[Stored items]
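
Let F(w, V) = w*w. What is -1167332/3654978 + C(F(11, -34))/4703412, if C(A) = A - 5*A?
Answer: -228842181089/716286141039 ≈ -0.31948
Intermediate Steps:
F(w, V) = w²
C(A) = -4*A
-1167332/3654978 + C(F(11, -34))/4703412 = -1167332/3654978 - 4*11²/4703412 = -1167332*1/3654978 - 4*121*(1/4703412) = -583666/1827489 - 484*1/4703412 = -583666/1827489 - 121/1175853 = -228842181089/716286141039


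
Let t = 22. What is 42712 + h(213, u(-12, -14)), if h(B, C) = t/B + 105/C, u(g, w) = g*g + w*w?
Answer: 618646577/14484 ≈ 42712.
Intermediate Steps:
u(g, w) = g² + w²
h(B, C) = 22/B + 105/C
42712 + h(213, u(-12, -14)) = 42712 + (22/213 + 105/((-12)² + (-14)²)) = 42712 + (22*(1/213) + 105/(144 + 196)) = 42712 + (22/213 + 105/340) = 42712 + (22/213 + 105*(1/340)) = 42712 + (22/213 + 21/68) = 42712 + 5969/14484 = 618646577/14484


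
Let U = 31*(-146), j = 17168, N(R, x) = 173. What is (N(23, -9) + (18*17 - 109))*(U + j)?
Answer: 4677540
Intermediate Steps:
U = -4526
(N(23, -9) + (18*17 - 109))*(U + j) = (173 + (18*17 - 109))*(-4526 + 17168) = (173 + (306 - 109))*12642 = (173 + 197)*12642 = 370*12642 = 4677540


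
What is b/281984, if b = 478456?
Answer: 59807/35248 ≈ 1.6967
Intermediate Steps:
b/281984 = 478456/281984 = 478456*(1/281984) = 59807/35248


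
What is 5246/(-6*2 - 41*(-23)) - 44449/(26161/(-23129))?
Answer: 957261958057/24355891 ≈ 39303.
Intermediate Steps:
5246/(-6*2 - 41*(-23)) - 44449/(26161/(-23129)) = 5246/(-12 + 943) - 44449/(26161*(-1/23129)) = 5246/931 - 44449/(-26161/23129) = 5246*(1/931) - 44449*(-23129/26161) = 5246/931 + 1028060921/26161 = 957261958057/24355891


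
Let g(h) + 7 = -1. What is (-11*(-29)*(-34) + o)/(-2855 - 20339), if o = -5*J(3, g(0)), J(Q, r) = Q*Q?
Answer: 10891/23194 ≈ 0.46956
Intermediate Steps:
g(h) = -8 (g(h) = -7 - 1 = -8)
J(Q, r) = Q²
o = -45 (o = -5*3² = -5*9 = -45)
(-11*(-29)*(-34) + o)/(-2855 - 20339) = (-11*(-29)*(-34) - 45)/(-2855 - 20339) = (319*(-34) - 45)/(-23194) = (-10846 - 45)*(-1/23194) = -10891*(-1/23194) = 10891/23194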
...
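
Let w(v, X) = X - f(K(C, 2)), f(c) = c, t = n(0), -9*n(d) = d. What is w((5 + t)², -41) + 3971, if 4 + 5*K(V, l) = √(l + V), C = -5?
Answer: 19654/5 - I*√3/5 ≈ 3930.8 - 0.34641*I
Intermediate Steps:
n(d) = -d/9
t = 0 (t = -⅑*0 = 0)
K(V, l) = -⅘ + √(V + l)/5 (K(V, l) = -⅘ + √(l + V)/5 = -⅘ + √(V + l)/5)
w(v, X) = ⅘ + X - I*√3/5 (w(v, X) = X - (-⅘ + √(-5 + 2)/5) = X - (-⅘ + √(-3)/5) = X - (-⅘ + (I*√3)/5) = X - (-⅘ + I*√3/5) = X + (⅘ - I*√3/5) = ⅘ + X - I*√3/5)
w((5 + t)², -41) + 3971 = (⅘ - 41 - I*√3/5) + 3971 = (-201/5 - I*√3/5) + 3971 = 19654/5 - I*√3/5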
==
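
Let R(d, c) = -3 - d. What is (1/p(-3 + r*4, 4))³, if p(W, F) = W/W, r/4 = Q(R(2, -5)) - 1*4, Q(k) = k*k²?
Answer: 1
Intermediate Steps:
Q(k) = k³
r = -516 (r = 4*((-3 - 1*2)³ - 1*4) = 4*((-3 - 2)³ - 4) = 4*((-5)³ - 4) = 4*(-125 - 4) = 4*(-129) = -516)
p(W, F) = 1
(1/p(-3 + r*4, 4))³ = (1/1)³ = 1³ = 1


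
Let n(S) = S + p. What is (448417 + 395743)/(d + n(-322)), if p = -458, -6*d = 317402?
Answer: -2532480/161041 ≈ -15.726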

(Activity)
Using the data above, transcribe the lines that run from the line with "Let F(w, V)" to the line with "Answer: 957261958057/24355891 ≈ 39303.", both ends kept, and output nothing else.

(Answer for the task)
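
Let F(w, V) = w*w. What is -1167332/3654978 + C(F(11, -34))/4703412, if C(A) = A - 5*A?
Answer: -228842181089/716286141039 ≈ -0.31948
Intermediate Steps:
F(w, V) = w²
C(A) = -4*A
-1167332/3654978 + C(F(11, -34))/4703412 = -1167332/3654978 - 4*11²/4703412 = -1167332*1/3654978 - 4*121*(1/4703412) = -583666/1827489 - 484*1/4703412 = -583666/1827489 - 121/1175853 = -228842181089/716286141039


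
Let t = 22. What is 42712 + h(213, u(-12, -14)), if h(B, C) = t/B + 105/C, u(g, w) = g*g + w*w?
Answer: 618646577/14484 ≈ 42712.
Intermediate Steps:
u(g, w) = g² + w²
h(B, C) = 22/B + 105/C
42712 + h(213, u(-12, -14)) = 42712 + (22/213 + 105/((-12)² + (-14)²)) = 42712 + (22*(1/213) + 105/(144 + 196)) = 42712 + (22/213 + 105/340) = 42712 + (22/213 + 105*(1/340)) = 42712 + (22/213 + 21/68) = 42712 + 5969/14484 = 618646577/14484


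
Let U = 31*(-146), j = 17168, N(R, x) = 173. What is (N(23, -9) + (18*17 - 109))*(U + j)?
Answer: 4677540
Intermediate Steps:
U = -4526
(N(23, -9) + (18*17 - 109))*(U + j) = (173 + (18*17 - 109))*(-4526 + 17168) = (173 + (306 - 109))*12642 = (173 + 197)*12642 = 370*12642 = 4677540


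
What is b/281984, if b = 478456?
Answer: 59807/35248 ≈ 1.6967
Intermediate Steps:
b/281984 = 478456/281984 = 478456*(1/281984) = 59807/35248


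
What is 5246/(-6*2 - 41*(-23)) - 44449/(26161/(-23129))?
Answer: 957261958057/24355891 ≈ 39303.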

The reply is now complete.